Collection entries
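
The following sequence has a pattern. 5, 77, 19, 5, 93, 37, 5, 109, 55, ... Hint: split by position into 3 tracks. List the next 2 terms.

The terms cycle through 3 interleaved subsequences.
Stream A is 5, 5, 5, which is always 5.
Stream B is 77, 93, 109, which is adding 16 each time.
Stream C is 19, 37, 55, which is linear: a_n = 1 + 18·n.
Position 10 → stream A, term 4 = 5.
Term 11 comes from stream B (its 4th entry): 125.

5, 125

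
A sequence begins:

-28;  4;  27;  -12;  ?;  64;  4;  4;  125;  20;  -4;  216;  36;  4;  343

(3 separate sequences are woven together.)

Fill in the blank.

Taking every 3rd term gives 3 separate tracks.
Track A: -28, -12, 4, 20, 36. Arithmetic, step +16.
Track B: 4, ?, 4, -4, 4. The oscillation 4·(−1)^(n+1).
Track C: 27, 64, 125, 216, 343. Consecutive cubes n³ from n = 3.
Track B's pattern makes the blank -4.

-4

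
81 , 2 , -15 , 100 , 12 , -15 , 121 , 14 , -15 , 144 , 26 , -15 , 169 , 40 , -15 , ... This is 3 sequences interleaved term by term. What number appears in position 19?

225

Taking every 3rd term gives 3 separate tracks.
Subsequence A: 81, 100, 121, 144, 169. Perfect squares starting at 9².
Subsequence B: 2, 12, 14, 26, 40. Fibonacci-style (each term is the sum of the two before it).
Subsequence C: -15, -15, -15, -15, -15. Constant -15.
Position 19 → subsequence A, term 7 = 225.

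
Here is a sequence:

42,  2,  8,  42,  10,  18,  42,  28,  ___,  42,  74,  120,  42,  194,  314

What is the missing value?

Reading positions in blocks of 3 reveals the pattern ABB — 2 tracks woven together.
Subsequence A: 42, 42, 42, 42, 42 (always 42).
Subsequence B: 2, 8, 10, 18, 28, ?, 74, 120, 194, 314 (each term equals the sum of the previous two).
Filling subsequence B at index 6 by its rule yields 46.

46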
---
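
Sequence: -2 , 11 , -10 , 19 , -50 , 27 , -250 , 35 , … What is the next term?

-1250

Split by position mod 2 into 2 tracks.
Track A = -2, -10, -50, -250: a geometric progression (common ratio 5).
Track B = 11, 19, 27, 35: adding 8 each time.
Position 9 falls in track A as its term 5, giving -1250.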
==
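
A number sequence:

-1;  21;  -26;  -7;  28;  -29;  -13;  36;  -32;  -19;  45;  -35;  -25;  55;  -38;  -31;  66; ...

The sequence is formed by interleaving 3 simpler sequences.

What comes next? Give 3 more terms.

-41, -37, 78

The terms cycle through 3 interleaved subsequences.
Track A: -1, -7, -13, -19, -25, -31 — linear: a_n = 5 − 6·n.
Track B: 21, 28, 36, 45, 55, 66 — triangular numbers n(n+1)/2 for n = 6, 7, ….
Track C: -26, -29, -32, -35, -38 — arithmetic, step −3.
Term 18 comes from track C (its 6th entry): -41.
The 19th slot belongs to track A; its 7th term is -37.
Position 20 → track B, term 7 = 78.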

▶ _Problem_: Only the lines above starting with the one with "The following sequence" and going through the one with "(3 separate sequences are woven together.)" are to be copied, word for word and with both ends kept.

▶ _Answer area_:
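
The following sequence has a pattern. 5, 77, 19, 5, 93, 37, 5, 109, 55, ... Hint: split by position into 3 tracks. List the next 2 terms.

The terms cycle through 3 interleaved subsequences.
Stream A is 5, 5, 5, which is always 5.
Stream B is 77, 93, 109, which is adding 16 each time.
Stream C is 19, 37, 55, which is linear: a_n = 1 + 18·n.
Position 10 → stream A, term 4 = 5.
Term 11 comes from stream B (its 4th entry): 125.

5, 125

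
A sequence begins:

-28;  4;  27;  -12;  ?;  64;  4;  4;  125;  20;  -4;  216;  36;  4;  343

(3 separate sequences are woven together.)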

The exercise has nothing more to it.